***** Extracted records *****

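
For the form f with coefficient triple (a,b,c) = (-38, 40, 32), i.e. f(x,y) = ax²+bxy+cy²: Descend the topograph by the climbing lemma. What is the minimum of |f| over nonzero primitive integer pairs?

river: ρ → (32,24,-46)
river: ρ → (-46,68,10)
river: ρ → (10,72,-32)
river: ρ → (-32,56,26)
river: ρ → (26,48,-40)
river: ρ → (-40,32,34)
river: ρ → (34,36,-38)
river: ρ → (-38,40,32)
closes: descent 0, river 8
min |a| on river = 10

10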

*****

→ **Task to carry out**: Write the whole of the data out again exactly as it stands.

→ **Task answer**:
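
For the form f with coefficient triple (a,b,c) = (-38, 40, 32), i.e. f(x,y) = ax²+bxy+cy²: Descend the topograph by the climbing lemma. What is the minimum of |f| over nonzero primitive integer pairs?

river: ρ → (32,24,-46)
river: ρ → (-46,68,10)
river: ρ → (10,72,-32)
river: ρ → (-32,56,26)
river: ρ → (26,48,-40)
river: ρ → (-40,32,34)
river: ρ → (34,36,-38)
river: ρ → (-38,40,32)
closes: descent 0, river 8
min |a| on river = 10

10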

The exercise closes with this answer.